Collected data entries
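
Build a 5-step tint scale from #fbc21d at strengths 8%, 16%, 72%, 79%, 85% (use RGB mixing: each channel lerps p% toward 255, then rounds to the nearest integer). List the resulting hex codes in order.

#fbc21d is rgb(251, 194, 29).
8%: (251→251, 194 + 4.88 = 198.88→199, 29 + 18.08 = 47.08→47) → #fbc72f
16%: (251 + 0.64 = 251.64→252, 194 + 9.76 = 203.76→204, 29 + 36.16 = 65.16→65) → #fccc41
72%: (251 + 2.88 = 253.88→254, 194 + 43.92 = 237.92→238, 29 + 162.72 = 191.72→192) → #feeec0
79%: (251 + 3.16 = 254.16→254, 194 + 48.19 = 242.19→242, 29 + 178.54 = 207.54→208) → #fef2d0
85%: (251 + 3.4 = 254.4→254, 194 + 51.85 = 245.85→246, 29 + 192.1 = 221.1→221) → #fef6dd

#fbc72f, #fccc41, #feeec0, #fef2d0, #fef6dd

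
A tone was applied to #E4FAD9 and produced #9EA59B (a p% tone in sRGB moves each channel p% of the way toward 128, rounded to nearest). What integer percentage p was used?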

__Task prompt__. Each entry shown above is to be duplicated exactly.

__Problem solution__.
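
Build a 5-step tint scale from #fbc21d at strengths 8%, 16%, 72%, 79%, 85% (use RGB mixing: each channel lerps p% toward 255, then rounds to the nearest integer). List the resulting hex codes in order.

#fbc21d is rgb(251, 194, 29).
8%: (251→251, 194 + 4.88 = 198.88→199, 29 + 18.08 = 47.08→47) → #fbc72f
16%: (251 + 0.64 = 251.64→252, 194 + 9.76 = 203.76→204, 29 + 36.16 = 65.16→65) → #fccc41
72%: (251 + 2.88 = 253.88→254, 194 + 43.92 = 237.92→238, 29 + 162.72 = 191.72→192) → #feeec0
79%: (251 + 3.16 = 254.16→254, 194 + 48.19 = 242.19→242, 29 + 178.54 = 207.54→208) → #fef2d0
85%: (251 + 3.4 = 254.4→254, 194 + 51.85 = 245.85→246, 29 + 192.1 = 221.1→221) → #fef6dd

#fbc72f, #fccc41, #feeec0, #fef2d0, #fef6dd

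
A tone was applied to #E4FAD9 and produced #9EA59B (a p% tone in sRGB moves each channel p% of the way toward 128, rounded to nearest). What integer percentage p was used?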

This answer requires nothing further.